PROBLEM DESCRIPTION: Down to the last line, repeat the entries exactly.

INFORMATION:
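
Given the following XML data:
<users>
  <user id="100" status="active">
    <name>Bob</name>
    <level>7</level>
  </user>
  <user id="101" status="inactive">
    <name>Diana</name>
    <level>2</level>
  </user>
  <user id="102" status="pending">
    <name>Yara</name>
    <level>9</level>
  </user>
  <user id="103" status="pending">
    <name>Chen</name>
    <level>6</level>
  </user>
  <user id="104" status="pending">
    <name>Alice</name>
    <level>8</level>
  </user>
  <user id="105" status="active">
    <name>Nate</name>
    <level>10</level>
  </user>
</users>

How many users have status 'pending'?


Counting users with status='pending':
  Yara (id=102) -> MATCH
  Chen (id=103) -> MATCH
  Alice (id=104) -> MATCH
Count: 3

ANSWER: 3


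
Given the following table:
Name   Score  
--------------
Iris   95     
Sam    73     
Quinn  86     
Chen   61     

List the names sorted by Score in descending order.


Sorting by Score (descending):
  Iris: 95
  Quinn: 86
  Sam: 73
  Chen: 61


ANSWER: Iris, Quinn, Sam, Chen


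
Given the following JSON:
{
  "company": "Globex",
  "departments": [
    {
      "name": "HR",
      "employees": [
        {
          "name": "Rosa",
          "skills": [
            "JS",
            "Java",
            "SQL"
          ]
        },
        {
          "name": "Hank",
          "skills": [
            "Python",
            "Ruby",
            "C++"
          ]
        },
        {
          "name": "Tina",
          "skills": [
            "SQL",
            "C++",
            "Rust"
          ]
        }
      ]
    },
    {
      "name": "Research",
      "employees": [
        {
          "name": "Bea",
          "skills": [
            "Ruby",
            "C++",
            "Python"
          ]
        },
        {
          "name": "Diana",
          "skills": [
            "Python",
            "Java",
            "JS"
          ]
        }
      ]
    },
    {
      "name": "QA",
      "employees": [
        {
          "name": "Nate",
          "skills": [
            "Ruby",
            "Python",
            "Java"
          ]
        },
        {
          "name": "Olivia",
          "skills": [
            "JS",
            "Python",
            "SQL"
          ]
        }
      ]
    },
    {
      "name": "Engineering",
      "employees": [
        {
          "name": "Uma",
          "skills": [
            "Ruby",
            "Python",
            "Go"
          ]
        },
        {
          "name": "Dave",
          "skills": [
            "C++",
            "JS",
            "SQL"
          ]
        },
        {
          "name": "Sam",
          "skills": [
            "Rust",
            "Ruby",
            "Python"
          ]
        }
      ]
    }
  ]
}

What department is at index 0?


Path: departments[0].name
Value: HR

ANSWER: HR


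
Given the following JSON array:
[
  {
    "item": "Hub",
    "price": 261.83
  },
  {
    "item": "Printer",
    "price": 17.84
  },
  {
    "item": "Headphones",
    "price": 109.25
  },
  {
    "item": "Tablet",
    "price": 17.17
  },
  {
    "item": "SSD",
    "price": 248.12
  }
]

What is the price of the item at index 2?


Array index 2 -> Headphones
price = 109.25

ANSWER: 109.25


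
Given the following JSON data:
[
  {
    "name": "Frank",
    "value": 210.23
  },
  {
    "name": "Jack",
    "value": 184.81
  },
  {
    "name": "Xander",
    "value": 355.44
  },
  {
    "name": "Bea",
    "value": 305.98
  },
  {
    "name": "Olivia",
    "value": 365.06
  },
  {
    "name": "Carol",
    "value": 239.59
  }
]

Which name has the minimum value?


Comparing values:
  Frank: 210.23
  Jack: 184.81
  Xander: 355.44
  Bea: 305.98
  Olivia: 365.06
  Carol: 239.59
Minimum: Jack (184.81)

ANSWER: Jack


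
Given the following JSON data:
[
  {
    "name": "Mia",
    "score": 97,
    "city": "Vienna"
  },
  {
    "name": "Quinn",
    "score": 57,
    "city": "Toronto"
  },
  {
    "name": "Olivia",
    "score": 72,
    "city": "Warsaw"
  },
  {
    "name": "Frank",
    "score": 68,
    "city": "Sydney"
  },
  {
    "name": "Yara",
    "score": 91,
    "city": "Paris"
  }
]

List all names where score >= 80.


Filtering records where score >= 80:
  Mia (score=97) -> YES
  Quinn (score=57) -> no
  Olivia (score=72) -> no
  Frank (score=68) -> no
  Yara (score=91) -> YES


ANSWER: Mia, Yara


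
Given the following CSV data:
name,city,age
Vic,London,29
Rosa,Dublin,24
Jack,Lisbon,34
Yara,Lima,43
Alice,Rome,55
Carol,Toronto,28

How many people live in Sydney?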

REPLY:
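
Given the following XML data:
<users>
  <user id="100" status="active">
    <name>Bob</name>
    <level>7</level>
  </user>
  <user id="101" status="inactive">
    <name>Diana</name>
    <level>2</level>
  </user>
  <user id="102" status="pending">
    <name>Yara</name>
    <level>9</level>
  </user>
  <user id="103" status="pending">
    <name>Chen</name>
    <level>6</level>
  </user>
  <user id="104" status="pending">
    <name>Alice</name>
    <level>8</level>
  </user>
  <user id="105" status="active">
    <name>Nate</name>
    <level>10</level>
  </user>
</users>

How many users have status 'pending'?


Counting users with status='pending':
  Yara (id=102) -> MATCH
  Chen (id=103) -> MATCH
  Alice (id=104) -> MATCH
Count: 3

ANSWER: 3


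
Given the following table:
Name   Score  
--------------
Iris   95     
Sam    73     
Quinn  86     
Chen   61     

List the names sorted by Score in descending order.


Sorting by Score (descending):
  Iris: 95
  Quinn: 86
  Sam: 73
  Chen: 61


ANSWER: Iris, Quinn, Sam, Chen


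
Given the following JSON:
{
  "company": "Globex",
  "departments": [
    {
      "name": "HR",
      "employees": [
        {
          "name": "Rosa",
          "skills": [
            "JS",
            "Java",
            "SQL"
          ]
        },
        {
          "name": "Hank",
          "skills": [
            "Python",
            "Ruby",
            "C++"
          ]
        },
        {
          "name": "Tina",
          "skills": [
            "SQL",
            "C++",
            "Rust"
          ]
        }
      ]
    },
    {
      "name": "Research",
      "employees": [
        {
          "name": "Bea",
          "skills": [
            "Ruby",
            "C++",
            "Python"
          ]
        },
        {
          "name": "Diana",
          "skills": [
            "Python",
            "Java",
            "JS"
          ]
        }
      ]
    },
    {
      "name": "QA",
      "employees": [
        {
          "name": "Nate",
          "skills": [
            "Ruby",
            "Python",
            "Java"
          ]
        },
        {
          "name": "Olivia",
          "skills": [
            "JS",
            "Python",
            "SQL"
          ]
        }
      ]
    },
    {
      "name": "Engineering",
      "employees": [
        {
          "name": "Uma",
          "skills": [
            "Ruby",
            "Python",
            "Go"
          ]
        },
        {
          "name": "Dave",
          "skills": [
            "C++",
            "JS",
            "SQL"
          ]
        },
        {
          "name": "Sam",
          "skills": [
            "Rust",
            "Ruby",
            "Python"
          ]
        }
      ]
    }
  ]
}

What department is at index 0?


Path: departments[0].name
Value: HR

ANSWER: HR


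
Given the following JSON array:
[
  {
    "item": "Hub",
    "price": 261.83
  },
  {
    "item": "Printer",
    "price": 17.84
  },
  {
    "item": "Headphones",
    "price": 109.25
  },
  {
    "item": "Tablet",
    "price": 17.17
  },
  {
    "item": "SSD",
    "price": 248.12
  }
]

What is the price of the item at index 2?


Array index 2 -> Headphones
price = 109.25

ANSWER: 109.25


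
Given the following JSON data:
[
  {
    "name": "Frank",
    "value": 210.23
  },
  {
    "name": "Jack",
    "value": 184.81
  },
  {
    "name": "Xander",
    "value": 355.44
  },
  {
    "name": "Bea",
    "value": 305.98
  },
  {
    "name": "Olivia",
    "value": 365.06
  },
  {
    "name": "Carol",
    "value": 239.59
  }
]

Which name has the minimum value?


Comparing values:
  Frank: 210.23
  Jack: 184.81
  Xander: 355.44
  Bea: 305.98
  Olivia: 365.06
  Carol: 239.59
Minimum: Jack (184.81)

ANSWER: Jack


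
Given the following JSON data:
[
  {
    "name": "Mia",
    "score": 97,
    "city": "Vienna"
  },
  {
    "name": "Quinn",
    "score": 57,
    "city": "Toronto"
  },
  {
    "name": "Olivia",
    "score": 72,
    "city": "Warsaw"
  },
  {
    "name": "Frank",
    "score": 68,
    "city": "Sydney"
  },
  {
    "name": "Yara",
    "score": 91,
    "city": "Paris"
  }
]

List all names where score >= 80.


Filtering records where score >= 80:
  Mia (score=97) -> YES
  Quinn (score=57) -> no
  Olivia (score=72) -> no
  Frank (score=68) -> no
  Yara (score=91) -> YES


ANSWER: Mia, Yara


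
Given the following CSV data:
name,city,age
Vic,London,29
Rosa,Dublin,24
Jack,Lisbon,34
Yara,Lima,43
Alice,Rome,55
Carol,Toronto,28

How many people live in Sydney?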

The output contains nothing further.